**WORK TO COMPLETE:**
The answer must consist of every record, printed exactly as it stands.

**INPUT:**
.....

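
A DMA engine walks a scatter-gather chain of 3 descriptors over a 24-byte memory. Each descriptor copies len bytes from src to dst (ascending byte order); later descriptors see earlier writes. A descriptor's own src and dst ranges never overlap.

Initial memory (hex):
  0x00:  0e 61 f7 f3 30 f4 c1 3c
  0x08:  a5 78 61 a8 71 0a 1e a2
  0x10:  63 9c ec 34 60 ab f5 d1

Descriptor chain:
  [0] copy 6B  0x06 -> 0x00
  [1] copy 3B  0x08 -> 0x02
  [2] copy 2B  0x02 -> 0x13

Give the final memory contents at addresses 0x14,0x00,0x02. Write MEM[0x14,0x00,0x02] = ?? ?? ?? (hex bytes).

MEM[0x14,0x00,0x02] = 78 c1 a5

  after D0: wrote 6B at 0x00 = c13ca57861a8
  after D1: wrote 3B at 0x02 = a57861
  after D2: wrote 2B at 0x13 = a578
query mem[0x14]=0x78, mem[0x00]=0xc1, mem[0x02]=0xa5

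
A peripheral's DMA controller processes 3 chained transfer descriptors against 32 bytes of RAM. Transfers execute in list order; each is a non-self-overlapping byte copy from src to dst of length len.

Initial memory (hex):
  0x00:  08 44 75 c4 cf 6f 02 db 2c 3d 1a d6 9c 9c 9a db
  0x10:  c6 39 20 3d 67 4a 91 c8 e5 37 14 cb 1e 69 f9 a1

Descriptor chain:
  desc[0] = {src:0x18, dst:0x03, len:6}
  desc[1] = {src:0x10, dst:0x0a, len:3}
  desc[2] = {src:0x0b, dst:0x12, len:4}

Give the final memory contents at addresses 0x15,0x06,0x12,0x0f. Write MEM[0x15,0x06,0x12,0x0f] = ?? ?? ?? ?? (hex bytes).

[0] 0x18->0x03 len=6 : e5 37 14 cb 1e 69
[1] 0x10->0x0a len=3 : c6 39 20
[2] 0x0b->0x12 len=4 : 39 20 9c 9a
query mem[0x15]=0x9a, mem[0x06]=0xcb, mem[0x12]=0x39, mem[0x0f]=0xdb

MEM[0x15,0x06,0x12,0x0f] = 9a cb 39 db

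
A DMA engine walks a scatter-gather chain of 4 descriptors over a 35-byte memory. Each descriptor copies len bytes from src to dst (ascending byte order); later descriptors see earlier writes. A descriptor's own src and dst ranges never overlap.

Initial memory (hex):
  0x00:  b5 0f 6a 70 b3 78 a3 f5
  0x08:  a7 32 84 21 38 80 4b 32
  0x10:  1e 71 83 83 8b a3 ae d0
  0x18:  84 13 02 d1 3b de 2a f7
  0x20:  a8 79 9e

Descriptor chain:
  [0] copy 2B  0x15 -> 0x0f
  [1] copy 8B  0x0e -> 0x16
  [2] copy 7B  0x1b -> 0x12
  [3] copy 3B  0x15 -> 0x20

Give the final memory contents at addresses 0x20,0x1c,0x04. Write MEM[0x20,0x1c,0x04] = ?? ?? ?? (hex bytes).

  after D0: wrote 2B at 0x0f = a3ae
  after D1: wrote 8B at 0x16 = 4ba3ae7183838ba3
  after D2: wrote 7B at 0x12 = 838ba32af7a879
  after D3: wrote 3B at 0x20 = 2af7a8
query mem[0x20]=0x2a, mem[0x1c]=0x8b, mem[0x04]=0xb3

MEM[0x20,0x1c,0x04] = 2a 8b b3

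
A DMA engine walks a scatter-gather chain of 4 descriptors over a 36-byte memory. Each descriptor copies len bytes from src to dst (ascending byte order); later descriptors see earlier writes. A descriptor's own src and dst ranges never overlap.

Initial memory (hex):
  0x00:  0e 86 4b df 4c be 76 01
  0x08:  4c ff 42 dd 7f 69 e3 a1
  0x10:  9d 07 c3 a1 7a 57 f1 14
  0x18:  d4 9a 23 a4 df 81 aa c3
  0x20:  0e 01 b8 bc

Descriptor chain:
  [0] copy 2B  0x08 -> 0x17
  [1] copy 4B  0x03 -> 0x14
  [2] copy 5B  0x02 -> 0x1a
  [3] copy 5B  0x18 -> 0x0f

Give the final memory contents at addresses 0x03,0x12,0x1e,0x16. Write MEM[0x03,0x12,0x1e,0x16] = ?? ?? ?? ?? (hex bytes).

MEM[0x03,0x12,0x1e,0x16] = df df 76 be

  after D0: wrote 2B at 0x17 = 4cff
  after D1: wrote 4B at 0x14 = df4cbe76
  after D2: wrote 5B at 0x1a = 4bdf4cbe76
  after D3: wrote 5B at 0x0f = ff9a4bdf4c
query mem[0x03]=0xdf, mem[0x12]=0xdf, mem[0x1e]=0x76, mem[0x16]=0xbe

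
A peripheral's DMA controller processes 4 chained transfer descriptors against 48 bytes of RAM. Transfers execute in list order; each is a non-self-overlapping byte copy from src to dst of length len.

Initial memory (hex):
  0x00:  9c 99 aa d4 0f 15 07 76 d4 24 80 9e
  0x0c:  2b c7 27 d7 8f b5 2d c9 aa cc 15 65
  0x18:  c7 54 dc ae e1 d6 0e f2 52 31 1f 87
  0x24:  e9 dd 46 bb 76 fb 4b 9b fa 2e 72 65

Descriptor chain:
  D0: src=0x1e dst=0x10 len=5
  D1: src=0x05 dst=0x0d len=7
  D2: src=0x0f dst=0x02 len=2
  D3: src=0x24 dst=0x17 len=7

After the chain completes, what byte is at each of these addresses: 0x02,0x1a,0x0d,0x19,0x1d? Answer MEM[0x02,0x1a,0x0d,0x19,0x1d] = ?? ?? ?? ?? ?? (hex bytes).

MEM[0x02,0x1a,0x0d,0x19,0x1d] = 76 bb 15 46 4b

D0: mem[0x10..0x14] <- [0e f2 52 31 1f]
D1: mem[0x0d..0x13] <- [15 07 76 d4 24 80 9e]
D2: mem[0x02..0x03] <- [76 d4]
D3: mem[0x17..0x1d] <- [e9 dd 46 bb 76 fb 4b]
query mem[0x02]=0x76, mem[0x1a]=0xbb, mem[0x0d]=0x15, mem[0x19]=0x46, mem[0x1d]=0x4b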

.....

**RESULT OF THIS TASK:**
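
A DMA engine walks a scatter-gather chain of 3 descriptors over a 24-byte memory. Each descriptor copies len bytes from src to dst (ascending byte order); later descriptors see earlier writes. A descriptor's own src and dst ranges never overlap.

Initial memory (hex):
  0x00:  0e 61 f7 f3 30 f4 c1 3c
  0x08:  a5 78 61 a8 71 0a 1e a2
  0x10:  63 9c ec 34 60 ab f5 d1

Descriptor chain:
  [0] copy 6B  0x06 -> 0x00
  [1] copy 3B  0x08 -> 0x02
  [2] copy 2B  0x02 -> 0x13

Give the final memory contents at addresses 0x14,0x00,0x02. Write MEM[0x14,0x00,0x02] = ?? ?? ?? (hex bytes).

MEM[0x14,0x00,0x02] = 78 c1 a5

  after D0: wrote 6B at 0x00 = c13ca57861a8
  after D1: wrote 3B at 0x02 = a57861
  after D2: wrote 2B at 0x13 = a578
query mem[0x14]=0x78, mem[0x00]=0xc1, mem[0x02]=0xa5

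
A peripheral's DMA controller processes 3 chained transfer descriptors against 32 bytes of RAM. Transfers execute in list order; each is a non-self-overlapping byte copy from src to dst of length len.

Initial memory (hex):
  0x00:  08 44 75 c4 cf 6f 02 db 2c 3d 1a d6 9c 9c 9a db
  0x10:  c6 39 20 3d 67 4a 91 c8 e5 37 14 cb 1e 69 f9 a1

Descriptor chain:
  desc[0] = {src:0x18, dst:0x03, len:6}
  desc[1] = {src:0x10, dst:0x0a, len:3}
  desc[2] = {src:0x0b, dst:0x12, len:4}

Give the final memory contents at addresses 0x15,0x06,0x12,0x0f. Write MEM[0x15,0x06,0x12,0x0f] = ?? ?? ?? ?? (hex bytes).

[0] 0x18->0x03 len=6 : e5 37 14 cb 1e 69
[1] 0x10->0x0a len=3 : c6 39 20
[2] 0x0b->0x12 len=4 : 39 20 9c 9a
query mem[0x15]=0x9a, mem[0x06]=0xcb, mem[0x12]=0x39, mem[0x0f]=0xdb

MEM[0x15,0x06,0x12,0x0f] = 9a cb 39 db

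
A DMA engine walks a scatter-gather chain of 4 descriptors over a 35-byte memory. Each descriptor copies len bytes from src to dst (ascending byte order); later descriptors see earlier writes. A descriptor's own src and dst ranges never overlap.

Initial memory (hex):
  0x00:  b5 0f 6a 70 b3 78 a3 f5
  0x08:  a7 32 84 21 38 80 4b 32
  0x10:  1e 71 83 83 8b a3 ae d0
  0x18:  84 13 02 d1 3b de 2a f7
  0x20:  a8 79 9e

Descriptor chain:
  [0] copy 2B  0x15 -> 0x0f
  [1] copy 8B  0x0e -> 0x16
  [2] copy 7B  0x1b -> 0x12
  [3] copy 3B  0x15 -> 0x20

Give the final memory contents at addresses 0x20,0x1c,0x04. Write MEM[0x20,0x1c,0x04] = ?? ?? ?? (hex bytes).

  after D0: wrote 2B at 0x0f = a3ae
  after D1: wrote 8B at 0x16 = 4ba3ae7183838ba3
  after D2: wrote 7B at 0x12 = 838ba32af7a879
  after D3: wrote 3B at 0x20 = 2af7a8
query mem[0x20]=0x2a, mem[0x1c]=0x8b, mem[0x04]=0xb3

MEM[0x20,0x1c,0x04] = 2a 8b b3

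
A DMA engine walks a scatter-gather chain of 4 descriptors over a 36-byte memory. Each descriptor copies len bytes from src to dst (ascending byte order); later descriptors see earlier writes. A descriptor's own src and dst ranges never overlap.

Initial memory (hex):
  0x00:  0e 86 4b df 4c be 76 01
  0x08:  4c ff 42 dd 7f 69 e3 a1
  0x10:  9d 07 c3 a1 7a 57 f1 14
  0x18:  d4 9a 23 a4 df 81 aa c3
  0x20:  0e 01 b8 bc

Descriptor chain:
  [0] copy 2B  0x08 -> 0x17
  [1] copy 4B  0x03 -> 0x14
  [2] copy 5B  0x02 -> 0x1a
  [3] copy 5B  0x18 -> 0x0f

Give the final memory contents at addresses 0x03,0x12,0x1e,0x16. Write MEM[0x03,0x12,0x1e,0x16] = ?? ?? ?? ?? (hex bytes).

MEM[0x03,0x12,0x1e,0x16] = df df 76 be

  after D0: wrote 2B at 0x17 = 4cff
  after D1: wrote 4B at 0x14 = df4cbe76
  after D2: wrote 5B at 0x1a = 4bdf4cbe76
  after D3: wrote 5B at 0x0f = ff9a4bdf4c
query mem[0x03]=0xdf, mem[0x12]=0xdf, mem[0x1e]=0x76, mem[0x16]=0xbe

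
A peripheral's DMA controller processes 4 chained transfer descriptors against 48 bytes of RAM. Transfers execute in list order; each is a non-self-overlapping byte copy from src to dst of length len.

Initial memory (hex):
  0x00:  9c 99 aa d4 0f 15 07 76 d4 24 80 9e
  0x0c:  2b c7 27 d7 8f b5 2d c9 aa cc 15 65
  0x18:  c7 54 dc ae e1 d6 0e f2 52 31 1f 87
  0x24:  e9 dd 46 bb 76 fb 4b 9b fa 2e 72 65

Descriptor chain:
  D0: src=0x1e dst=0x10 len=5
  D1: src=0x05 dst=0x0d len=7
  D2: src=0x0f dst=0x02 len=2
  D3: src=0x24 dst=0x17 len=7

After the chain completes, what byte is at each of these addresses: 0x02,0x1a,0x0d,0x19,0x1d? Answer MEM[0x02,0x1a,0x0d,0x19,0x1d] = ?? ?? ?? ?? ?? (hex bytes).

MEM[0x02,0x1a,0x0d,0x19,0x1d] = 76 bb 15 46 4b

D0: mem[0x10..0x14] <- [0e f2 52 31 1f]
D1: mem[0x0d..0x13] <- [15 07 76 d4 24 80 9e]
D2: mem[0x02..0x03] <- [76 d4]
D3: mem[0x17..0x1d] <- [e9 dd 46 bb 76 fb 4b]
query mem[0x02]=0x76, mem[0x1a]=0xbb, mem[0x0d]=0x15, mem[0x19]=0x46, mem[0x1d]=0x4b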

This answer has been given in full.